(What you will do): Nothing is needed except the lines below that run from the one with "A. Velar Palatalization: The" through the one with "C. Voicing Between", repeated exactly.

(Recorded information Opens)

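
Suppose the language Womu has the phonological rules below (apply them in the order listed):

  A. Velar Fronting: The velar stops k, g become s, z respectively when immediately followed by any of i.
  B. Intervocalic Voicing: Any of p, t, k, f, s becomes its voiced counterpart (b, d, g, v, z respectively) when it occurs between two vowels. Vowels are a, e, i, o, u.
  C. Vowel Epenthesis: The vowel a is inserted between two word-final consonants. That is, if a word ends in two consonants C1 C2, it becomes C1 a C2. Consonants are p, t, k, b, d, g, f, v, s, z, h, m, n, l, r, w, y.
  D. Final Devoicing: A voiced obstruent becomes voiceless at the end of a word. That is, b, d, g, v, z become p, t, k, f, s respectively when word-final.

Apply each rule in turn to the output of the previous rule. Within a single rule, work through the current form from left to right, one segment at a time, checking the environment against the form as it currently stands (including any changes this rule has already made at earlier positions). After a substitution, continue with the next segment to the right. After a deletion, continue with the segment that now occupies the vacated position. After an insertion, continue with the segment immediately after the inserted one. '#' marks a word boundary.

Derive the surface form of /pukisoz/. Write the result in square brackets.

A Velar Fronting: [pukisoz] → [pusisoz]
B Intervocalic Voicing: [pusisoz] → [puzizoz]
C Vowel Epenthesis: no change — [puzizoz]
D Final Devoicing: [puzizoz] → [puzizos]

[puzizos]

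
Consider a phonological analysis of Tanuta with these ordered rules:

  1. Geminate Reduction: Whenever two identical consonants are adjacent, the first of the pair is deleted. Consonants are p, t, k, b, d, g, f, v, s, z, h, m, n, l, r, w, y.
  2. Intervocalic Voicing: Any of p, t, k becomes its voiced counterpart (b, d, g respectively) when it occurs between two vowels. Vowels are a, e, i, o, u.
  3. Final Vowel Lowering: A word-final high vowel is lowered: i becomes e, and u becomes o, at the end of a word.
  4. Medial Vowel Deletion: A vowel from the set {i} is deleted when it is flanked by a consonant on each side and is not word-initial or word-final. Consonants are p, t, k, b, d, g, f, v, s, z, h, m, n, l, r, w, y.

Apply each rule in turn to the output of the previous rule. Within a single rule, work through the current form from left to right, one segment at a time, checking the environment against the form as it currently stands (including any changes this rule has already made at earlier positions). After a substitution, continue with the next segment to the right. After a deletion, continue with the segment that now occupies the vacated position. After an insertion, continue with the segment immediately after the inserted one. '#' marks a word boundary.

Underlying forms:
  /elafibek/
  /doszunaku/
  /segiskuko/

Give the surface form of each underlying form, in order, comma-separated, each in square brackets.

[elafbek], [doszunago], [segskugo]

/elafibek/:
  1 Geminate Reduction: no change — [elafibek]
  2 Intervocalic Voicing: no change — [elafibek]
  3 Final Vowel Lowering: no change — [elafibek]
  4 Medial Vowel Deletion: [elafibek] → [elafbek]
/doszunaku/:
  1 Geminate Reduction: no change — [doszunaku]
  2 Intervocalic Voicing: [doszunaku] → [doszunagu]
  3 Final Vowel Lowering: [doszunagu] → [doszunago]
  4 Medial Vowel Deletion: no change — [doszunago]
/segiskuko/:
  1 Geminate Reduction: no change — [segiskuko]
  2 Intervocalic Voicing: [segiskuko] → [segiskugo]
  3 Final Vowel Lowering: no change — [segiskugo]
  4 Medial Vowel Deletion: [segiskugo] → [segskugo]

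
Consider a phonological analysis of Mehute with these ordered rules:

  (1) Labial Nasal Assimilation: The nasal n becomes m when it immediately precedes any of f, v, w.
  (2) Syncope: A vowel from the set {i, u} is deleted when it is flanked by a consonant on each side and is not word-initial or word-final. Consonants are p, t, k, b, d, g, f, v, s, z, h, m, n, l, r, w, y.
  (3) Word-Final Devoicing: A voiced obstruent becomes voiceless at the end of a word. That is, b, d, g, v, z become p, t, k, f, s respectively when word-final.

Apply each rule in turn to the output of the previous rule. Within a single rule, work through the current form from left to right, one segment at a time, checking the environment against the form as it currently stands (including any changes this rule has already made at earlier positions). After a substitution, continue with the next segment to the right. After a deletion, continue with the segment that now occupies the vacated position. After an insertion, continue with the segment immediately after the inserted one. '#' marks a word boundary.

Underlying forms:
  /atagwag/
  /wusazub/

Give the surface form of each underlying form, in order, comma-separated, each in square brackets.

/atagwag/:
  (1) Labial Nasal Assimilation: no change — [atagwag]
  (2) Syncope: no change — [atagwag]
  (3) Word-Final Devoicing: [atagwag] → [atagwak]
/wusazub/:
  (1) Labial Nasal Assimilation: no change — [wusazub]
  (2) Syncope: [wusazub] → [wsazb]
  (3) Word-Final Devoicing: [wsazb] → [wsazp]

[atagwak], [wsazp]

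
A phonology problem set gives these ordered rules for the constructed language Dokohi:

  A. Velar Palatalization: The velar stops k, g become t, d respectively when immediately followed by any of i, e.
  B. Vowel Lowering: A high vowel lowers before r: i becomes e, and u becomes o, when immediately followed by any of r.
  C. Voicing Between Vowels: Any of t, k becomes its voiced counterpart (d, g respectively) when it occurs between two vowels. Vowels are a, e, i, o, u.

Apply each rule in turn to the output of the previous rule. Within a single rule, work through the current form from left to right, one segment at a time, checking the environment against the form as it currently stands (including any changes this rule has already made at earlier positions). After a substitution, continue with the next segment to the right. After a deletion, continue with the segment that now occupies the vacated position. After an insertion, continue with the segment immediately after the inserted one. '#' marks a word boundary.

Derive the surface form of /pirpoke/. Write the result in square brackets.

[perpode]

A Velar Palatalization: [pirpoke] → [pirpote]
B Vowel Lowering: [pirpote] → [perpote]
C Voicing Between Vowels: [perpote] → [perpode]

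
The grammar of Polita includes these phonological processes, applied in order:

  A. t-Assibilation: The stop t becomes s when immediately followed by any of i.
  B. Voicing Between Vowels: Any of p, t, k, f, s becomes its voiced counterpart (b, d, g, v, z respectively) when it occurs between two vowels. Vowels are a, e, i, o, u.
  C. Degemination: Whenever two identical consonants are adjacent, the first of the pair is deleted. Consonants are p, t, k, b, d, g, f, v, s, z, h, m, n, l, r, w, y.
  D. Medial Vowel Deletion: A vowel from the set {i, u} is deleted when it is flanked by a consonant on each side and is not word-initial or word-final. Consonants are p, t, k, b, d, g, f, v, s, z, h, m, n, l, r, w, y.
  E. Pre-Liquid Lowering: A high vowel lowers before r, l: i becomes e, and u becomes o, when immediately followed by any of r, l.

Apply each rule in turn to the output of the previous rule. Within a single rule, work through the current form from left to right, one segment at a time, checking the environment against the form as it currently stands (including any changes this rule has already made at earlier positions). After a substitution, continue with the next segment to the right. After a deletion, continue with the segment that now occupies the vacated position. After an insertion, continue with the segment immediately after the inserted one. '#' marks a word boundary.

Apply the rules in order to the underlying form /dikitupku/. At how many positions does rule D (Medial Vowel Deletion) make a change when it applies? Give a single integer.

A t-Assibilation: no change — [dikitupku]
B Voicing Between Vowels: [dikitupku] → [digidupku]
C Degemination: no change — [digidupku]
D Medial Vowel Deletion: [digidupku] → [dgdpku]
E Pre-Liquid Lowering: no change — [dgdpku]
Rule D changed 3 position(s).

3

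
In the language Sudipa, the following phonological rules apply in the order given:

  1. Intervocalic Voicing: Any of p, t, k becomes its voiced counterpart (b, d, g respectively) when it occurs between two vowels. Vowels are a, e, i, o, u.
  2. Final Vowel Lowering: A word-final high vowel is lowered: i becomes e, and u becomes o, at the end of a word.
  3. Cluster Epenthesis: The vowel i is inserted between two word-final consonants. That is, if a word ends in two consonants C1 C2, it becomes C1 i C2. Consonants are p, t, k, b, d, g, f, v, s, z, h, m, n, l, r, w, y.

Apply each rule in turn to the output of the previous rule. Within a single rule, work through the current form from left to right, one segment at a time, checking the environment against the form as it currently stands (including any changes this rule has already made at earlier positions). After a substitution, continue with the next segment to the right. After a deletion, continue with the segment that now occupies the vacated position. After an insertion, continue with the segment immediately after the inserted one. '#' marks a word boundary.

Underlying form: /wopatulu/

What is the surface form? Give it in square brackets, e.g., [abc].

[wobadulo]

1 Intervocalic Voicing: [wopatulu] → [wobadulu]
2 Final Vowel Lowering: [wobadulu] → [wobadulo]
3 Cluster Epenthesis: no change — [wobadulo]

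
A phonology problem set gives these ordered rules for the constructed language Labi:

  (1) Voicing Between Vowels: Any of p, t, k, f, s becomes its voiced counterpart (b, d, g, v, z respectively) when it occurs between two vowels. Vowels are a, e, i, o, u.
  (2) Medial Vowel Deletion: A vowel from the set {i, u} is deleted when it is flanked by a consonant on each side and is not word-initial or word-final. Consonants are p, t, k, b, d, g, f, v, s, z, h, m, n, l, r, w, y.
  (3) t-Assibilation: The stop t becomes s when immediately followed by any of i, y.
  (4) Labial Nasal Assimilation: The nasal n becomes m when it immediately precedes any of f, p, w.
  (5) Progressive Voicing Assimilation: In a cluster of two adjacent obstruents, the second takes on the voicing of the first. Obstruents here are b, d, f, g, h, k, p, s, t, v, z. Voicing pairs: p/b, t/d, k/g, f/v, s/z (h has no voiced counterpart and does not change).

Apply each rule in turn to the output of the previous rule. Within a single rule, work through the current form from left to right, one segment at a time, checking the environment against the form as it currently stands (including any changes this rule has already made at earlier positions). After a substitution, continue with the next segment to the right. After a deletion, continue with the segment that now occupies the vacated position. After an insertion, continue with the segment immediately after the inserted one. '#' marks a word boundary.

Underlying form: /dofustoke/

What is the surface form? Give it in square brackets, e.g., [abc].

(1) Voicing Between Vowels: [dofustoke] → [dovustoge]
(2) Medial Vowel Deletion: [dovustoge] → [dovstoge]
(3) t-Assibilation: no change — [dovstoge]
(4) Labial Nasal Assimilation: no change — [dovstoge]
(5) Progressive Voicing Assimilation: [dovstoge] → [dovzdoge]

[dovzdoge]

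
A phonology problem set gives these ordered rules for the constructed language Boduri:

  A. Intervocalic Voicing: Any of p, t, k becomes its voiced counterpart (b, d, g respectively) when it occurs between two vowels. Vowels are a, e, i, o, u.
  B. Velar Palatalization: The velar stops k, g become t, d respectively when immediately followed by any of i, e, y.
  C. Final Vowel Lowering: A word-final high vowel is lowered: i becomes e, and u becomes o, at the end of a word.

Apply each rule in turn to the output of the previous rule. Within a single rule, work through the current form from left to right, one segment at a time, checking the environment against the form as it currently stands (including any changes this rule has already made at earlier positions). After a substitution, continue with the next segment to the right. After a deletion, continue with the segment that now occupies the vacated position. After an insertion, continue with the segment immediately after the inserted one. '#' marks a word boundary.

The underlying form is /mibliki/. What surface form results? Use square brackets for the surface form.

A Intervocalic Voicing: [mibliki] → [mibligi]
B Velar Palatalization: [mibligi] → [miblidi]
C Final Vowel Lowering: [miblidi] → [miblide]

[miblide]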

(Recorded information Closes)

(Solution):
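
  A. Velar Palatalization: The velar stops k, g become t, d respectively when immediately followed by any of i, e.
  B. Vowel Lowering: A high vowel lowers before r: i becomes e, and u becomes o, when immediately followed by any of r.
  C. Voicing Between Vowels: Any of t, k becomes its voiced counterpart (d, g respectively) when it occurs between two vowels. Vowels are a, e, i, o, u.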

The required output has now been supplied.